Requirement: Start at the top line and retype the data exactly through to the end.

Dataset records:

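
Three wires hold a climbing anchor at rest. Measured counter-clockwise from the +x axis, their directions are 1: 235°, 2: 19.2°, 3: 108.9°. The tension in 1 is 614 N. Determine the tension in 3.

Resolve: ΣF_x = 614 cos 235° + T_2 cos 19.2° + T_3 cos 108.9° = 0.
        ΣF_y = 614 sin 235° + T_2 sin 19.2° + T_3 sin 108.9° = 0.
The known terms sum to (-352.2, -503) N, so 0.9444 T_2 − 0.3239 T_3 = 352.2 and 0.3289 T_2 + 0.9461 T_3 = 503.
Solving simultaneously: T_2 = 496.1 N, T_3 = 359.2 N.

T_3 ≈ 359 N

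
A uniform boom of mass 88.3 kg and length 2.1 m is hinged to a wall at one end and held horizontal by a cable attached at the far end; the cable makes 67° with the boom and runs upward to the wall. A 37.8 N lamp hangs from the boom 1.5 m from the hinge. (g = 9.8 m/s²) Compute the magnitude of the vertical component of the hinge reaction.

Take torques about the hinge: T sin 67° · 2.1 = 88.3×9.8×1.05 + 37.8×1.5 = 965.31 N·m.
So T = 965.31 / (0.9205 × 2.1) = 499.37 N.
ΣF_y = 0: H_y = (88.3×9.8 + 37.8) − T sin 67° = 903.14 − 459.67 = 443.47 N.

|H_y| ≈ 443 N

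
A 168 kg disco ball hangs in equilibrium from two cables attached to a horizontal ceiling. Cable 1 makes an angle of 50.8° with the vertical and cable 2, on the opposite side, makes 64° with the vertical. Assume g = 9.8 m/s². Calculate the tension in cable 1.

T_1 ≈ 1630 N

Angles from the horizontal: cable 1 is 90° − 50.8° = 39.2°, cable 2 is 90° − 64° = 26°.
Weight W = 168 × 9.8 = 1646 N acts straight down.
Horizontal: T_1 cos 39.2° = T_2 cos 26°  →  T_2 = 0.8622 T_1.
Vertical: T_1 sin 39.2° + T_2 sin 26° = 1646.
Substituting the horizontal relation into the vertical equation gives 1.01 T_1 = 1646, so T_1 = 1630 N.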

Exercise response:
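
Three wires hold a climbing anchor at rest. Measured counter-clockwise from the +x axis, their directions are 1: 235°, 2: 19.2°, 3: 108.9°. The tension in 1 is 614 N. Determine the tension in 3.

Resolve: ΣF_x = 614 cos 235° + T_2 cos 19.2° + T_3 cos 108.9° = 0.
        ΣF_y = 614 sin 235° + T_2 sin 19.2° + T_3 sin 108.9° = 0.
The known terms sum to (-352.2, -503) N, so 0.9444 T_2 − 0.3239 T_3 = 352.2 and 0.3289 T_2 + 0.9461 T_3 = 503.
Solving simultaneously: T_2 = 496.1 N, T_3 = 359.2 N.

T_3 ≈ 359 N

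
A uniform boom of mass 88.3 kg and length 2.1 m is hinged to a wall at one end and held horizontal by a cable attached at the far end; the cable makes 67° with the boom and runs upward to the wall. A 37.8 N lamp hangs from the boom 1.5 m from the hinge. (g = 9.8 m/s²) Compute the magnitude of the vertical component of the hinge reaction.

Take torques about the hinge: T sin 67° · 2.1 = 88.3×9.8×1.05 + 37.8×1.5 = 965.31 N·m.
So T = 965.31 / (0.9205 × 2.1) = 499.37 N.
ΣF_y = 0: H_y = (88.3×9.8 + 37.8) − T sin 67° = 903.14 − 459.67 = 443.47 N.

|H_y| ≈ 443 N

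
A 168 kg disco ball hangs in equilibrium from two cables attached to a horizontal ceiling. Cable 1 makes an angle of 50.8° with the vertical and cable 2, on the opposite side, makes 64° with the vertical. Assume g = 9.8 m/s². Calculate the tension in cable 1.

T_1 ≈ 1630 N

Angles from the horizontal: cable 1 is 90° − 50.8° = 39.2°, cable 2 is 90° − 64° = 26°.
Weight W = 168 × 9.8 = 1646 N acts straight down.
Horizontal: T_1 cos 39.2° = T_2 cos 26°  →  T_2 = 0.8622 T_1.
Vertical: T_1 sin 39.2° + T_2 sin 26° = 1646.
Substituting the horizontal relation into the vertical equation gives 1.01 T_1 = 1646, so T_1 = 1630 N.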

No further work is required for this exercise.